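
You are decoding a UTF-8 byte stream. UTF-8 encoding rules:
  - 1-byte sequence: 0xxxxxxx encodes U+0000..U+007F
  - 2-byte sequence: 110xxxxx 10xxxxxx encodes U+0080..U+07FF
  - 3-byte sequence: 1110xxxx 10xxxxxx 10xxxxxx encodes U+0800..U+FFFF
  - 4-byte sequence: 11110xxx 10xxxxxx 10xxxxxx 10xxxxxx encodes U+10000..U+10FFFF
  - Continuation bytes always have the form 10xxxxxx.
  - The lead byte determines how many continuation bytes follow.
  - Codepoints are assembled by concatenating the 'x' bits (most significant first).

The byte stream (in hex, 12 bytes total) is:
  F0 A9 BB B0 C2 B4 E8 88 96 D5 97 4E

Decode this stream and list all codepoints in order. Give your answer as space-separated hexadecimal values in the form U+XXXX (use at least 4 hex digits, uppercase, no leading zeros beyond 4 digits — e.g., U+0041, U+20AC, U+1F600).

Answer: U+29EF0 U+00B4 U+8216 U+0557 U+004E

Derivation:
Byte[0]=F0: 4-byte lead, need 3 cont bytes. acc=0x0
Byte[1]=A9: continuation. acc=(acc<<6)|0x29=0x29
Byte[2]=BB: continuation. acc=(acc<<6)|0x3B=0xA7B
Byte[3]=B0: continuation. acc=(acc<<6)|0x30=0x29EF0
Completed: cp=U+29EF0 (starts at byte 0)
Byte[4]=C2: 2-byte lead, need 1 cont bytes. acc=0x2
Byte[5]=B4: continuation. acc=(acc<<6)|0x34=0xB4
Completed: cp=U+00B4 (starts at byte 4)
Byte[6]=E8: 3-byte lead, need 2 cont bytes. acc=0x8
Byte[7]=88: continuation. acc=(acc<<6)|0x08=0x208
Byte[8]=96: continuation. acc=(acc<<6)|0x16=0x8216
Completed: cp=U+8216 (starts at byte 6)
Byte[9]=D5: 2-byte lead, need 1 cont bytes. acc=0x15
Byte[10]=97: continuation. acc=(acc<<6)|0x17=0x557
Completed: cp=U+0557 (starts at byte 9)
Byte[11]=4E: 1-byte ASCII. cp=U+004E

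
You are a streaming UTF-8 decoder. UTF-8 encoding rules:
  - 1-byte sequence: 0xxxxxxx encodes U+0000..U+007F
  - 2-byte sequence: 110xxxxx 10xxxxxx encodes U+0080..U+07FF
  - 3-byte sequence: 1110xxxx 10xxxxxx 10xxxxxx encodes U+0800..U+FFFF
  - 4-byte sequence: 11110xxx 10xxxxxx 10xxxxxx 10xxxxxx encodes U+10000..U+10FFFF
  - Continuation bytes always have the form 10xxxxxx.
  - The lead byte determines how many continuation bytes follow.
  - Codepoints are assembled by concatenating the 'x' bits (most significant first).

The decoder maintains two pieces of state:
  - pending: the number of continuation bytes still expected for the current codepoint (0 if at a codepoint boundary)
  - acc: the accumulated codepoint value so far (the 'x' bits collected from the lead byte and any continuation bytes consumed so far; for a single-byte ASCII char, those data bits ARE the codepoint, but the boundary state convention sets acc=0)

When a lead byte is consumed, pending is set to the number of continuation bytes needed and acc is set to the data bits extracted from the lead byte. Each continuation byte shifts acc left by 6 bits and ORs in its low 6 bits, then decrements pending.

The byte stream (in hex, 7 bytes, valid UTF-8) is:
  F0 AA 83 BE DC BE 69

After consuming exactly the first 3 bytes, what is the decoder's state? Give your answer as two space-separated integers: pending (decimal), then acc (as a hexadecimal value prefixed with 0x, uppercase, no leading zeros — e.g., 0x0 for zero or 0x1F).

Byte[0]=F0: 4-byte lead. pending=3, acc=0x0
Byte[1]=AA: continuation. acc=(acc<<6)|0x2A=0x2A, pending=2
Byte[2]=83: continuation. acc=(acc<<6)|0x03=0xA83, pending=1

Answer: 1 0xA83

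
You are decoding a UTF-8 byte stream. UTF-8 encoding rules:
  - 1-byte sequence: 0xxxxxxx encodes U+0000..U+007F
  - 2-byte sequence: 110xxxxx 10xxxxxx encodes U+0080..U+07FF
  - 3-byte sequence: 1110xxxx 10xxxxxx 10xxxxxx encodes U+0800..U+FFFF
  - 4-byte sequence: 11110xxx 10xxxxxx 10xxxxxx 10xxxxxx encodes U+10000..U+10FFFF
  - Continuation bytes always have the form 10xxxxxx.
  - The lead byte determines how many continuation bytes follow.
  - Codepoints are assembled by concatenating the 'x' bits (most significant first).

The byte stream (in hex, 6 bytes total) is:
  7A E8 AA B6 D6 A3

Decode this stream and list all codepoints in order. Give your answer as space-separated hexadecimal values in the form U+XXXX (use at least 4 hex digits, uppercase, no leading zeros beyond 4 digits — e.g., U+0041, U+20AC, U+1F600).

Byte[0]=7A: 1-byte ASCII. cp=U+007A
Byte[1]=E8: 3-byte lead, need 2 cont bytes. acc=0x8
Byte[2]=AA: continuation. acc=(acc<<6)|0x2A=0x22A
Byte[3]=B6: continuation. acc=(acc<<6)|0x36=0x8AB6
Completed: cp=U+8AB6 (starts at byte 1)
Byte[4]=D6: 2-byte lead, need 1 cont bytes. acc=0x16
Byte[5]=A3: continuation. acc=(acc<<6)|0x23=0x5A3
Completed: cp=U+05A3 (starts at byte 4)

Answer: U+007A U+8AB6 U+05A3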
* * *
PROBLEM REQUIREMENTS: Reproduce the data in its entirety. Keep every character unchanged.

OUTPUT:
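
You are decoding a UTF-8 byte stream. UTF-8 encoding rules:
  - 1-byte sequence: 0xxxxxxx encodes U+0000..U+007F
  - 2-byte sequence: 110xxxxx 10xxxxxx encodes U+0080..U+07FF
  - 3-byte sequence: 1110xxxx 10xxxxxx 10xxxxxx encodes U+0800..U+FFFF
  - 4-byte sequence: 11110xxx 10xxxxxx 10xxxxxx 10xxxxxx encodes U+10000..U+10FFFF
  - Continuation bytes always have the form 10xxxxxx.
  - The lead byte determines how many continuation bytes follow.
  - Codepoints are assembled by concatenating the 'x' bits (most significant first).

The byte stream (in hex, 12 bytes total) is:
  F0 A9 BB B0 C2 B4 E8 88 96 D5 97 4E

Decode this stream and list all codepoints in order. Give your answer as space-separated hexadecimal values in the form U+XXXX (use at least 4 hex digits, uppercase, no leading zeros beyond 4 digits — e.g., U+0041, U+20AC, U+1F600).

Answer: U+29EF0 U+00B4 U+8216 U+0557 U+004E

Derivation:
Byte[0]=F0: 4-byte lead, need 3 cont bytes. acc=0x0
Byte[1]=A9: continuation. acc=(acc<<6)|0x29=0x29
Byte[2]=BB: continuation. acc=(acc<<6)|0x3B=0xA7B
Byte[3]=B0: continuation. acc=(acc<<6)|0x30=0x29EF0
Completed: cp=U+29EF0 (starts at byte 0)
Byte[4]=C2: 2-byte lead, need 1 cont bytes. acc=0x2
Byte[5]=B4: continuation. acc=(acc<<6)|0x34=0xB4
Completed: cp=U+00B4 (starts at byte 4)
Byte[6]=E8: 3-byte lead, need 2 cont bytes. acc=0x8
Byte[7]=88: continuation. acc=(acc<<6)|0x08=0x208
Byte[8]=96: continuation. acc=(acc<<6)|0x16=0x8216
Completed: cp=U+8216 (starts at byte 6)
Byte[9]=D5: 2-byte lead, need 1 cont bytes. acc=0x15
Byte[10]=97: continuation. acc=(acc<<6)|0x17=0x557
Completed: cp=U+0557 (starts at byte 9)
Byte[11]=4E: 1-byte ASCII. cp=U+004E

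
You are a streaming UTF-8 decoder. UTF-8 encoding rules:
  - 1-byte sequence: 0xxxxxxx encodes U+0000..U+007F
  - 2-byte sequence: 110xxxxx 10xxxxxx encodes U+0080..U+07FF
  - 3-byte sequence: 1110xxxx 10xxxxxx 10xxxxxx encodes U+0800..U+FFFF
  - 4-byte sequence: 11110xxx 10xxxxxx 10xxxxxx 10xxxxxx encodes U+10000..U+10FFFF
  - Continuation bytes always have the form 10xxxxxx.
  - The lead byte determines how many continuation bytes follow.
  - Codepoints are assembled by concatenating the 'x' bits (most significant first).

The decoder maintains two pieces of state:
  - pending: the number of continuation bytes still expected for the current codepoint (0 if at a codepoint boundary)
  - acc: the accumulated codepoint value so far (the 'x' bits collected from the lead byte and any continuation bytes consumed so far; for a single-byte ASCII char, those data bits ARE the codepoint, but the boundary state convention sets acc=0)

When a lead byte is consumed, pending is set to the number of continuation bytes needed and acc is set to the data bits extracted from the lead byte. Each continuation byte shifts acc left by 6 bits and ORs in its low 6 bits, then decrements pending.

The byte stream (in hex, 7 bytes, valid UTF-8) is:
  F0 AA 83 BE DC BE 69

After consuming exactly the first 3 bytes, what is the decoder's state? Give your answer as two space-separated integers: pending (decimal), then acc (as a hexadecimal value prefixed with 0x, uppercase, no leading zeros — e.g., 0x0 for zero or 0x1F).

Byte[0]=F0: 4-byte lead. pending=3, acc=0x0
Byte[1]=AA: continuation. acc=(acc<<6)|0x2A=0x2A, pending=2
Byte[2]=83: continuation. acc=(acc<<6)|0x03=0xA83, pending=1

Answer: 1 0xA83

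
You are decoding a UTF-8 byte stream. UTF-8 encoding rules:
  - 1-byte sequence: 0xxxxxxx encodes U+0000..U+007F
  - 2-byte sequence: 110xxxxx 10xxxxxx encodes U+0080..U+07FF
  - 3-byte sequence: 1110xxxx 10xxxxxx 10xxxxxx encodes U+0800..U+FFFF
  - 4-byte sequence: 11110xxx 10xxxxxx 10xxxxxx 10xxxxxx encodes U+10000..U+10FFFF
  - Continuation bytes always have the form 10xxxxxx.
  - The lead byte determines how many continuation bytes follow.
  - Codepoints are assembled by concatenating the 'x' bits (most significant first).

The byte stream (in hex, 6 bytes total) is:
  7A E8 AA B6 D6 A3

Decode this stream and list all codepoints in order. Give your answer as space-separated hexadecimal values in the form U+XXXX (use at least 4 hex digits, uppercase, no leading zeros beyond 4 digits — e.g., U+0041, U+20AC, U+1F600).

Byte[0]=7A: 1-byte ASCII. cp=U+007A
Byte[1]=E8: 3-byte lead, need 2 cont bytes. acc=0x8
Byte[2]=AA: continuation. acc=(acc<<6)|0x2A=0x22A
Byte[3]=B6: continuation. acc=(acc<<6)|0x36=0x8AB6
Completed: cp=U+8AB6 (starts at byte 1)
Byte[4]=D6: 2-byte lead, need 1 cont bytes. acc=0x16
Byte[5]=A3: continuation. acc=(acc<<6)|0x23=0x5A3
Completed: cp=U+05A3 (starts at byte 4)

Answer: U+007A U+8AB6 U+05A3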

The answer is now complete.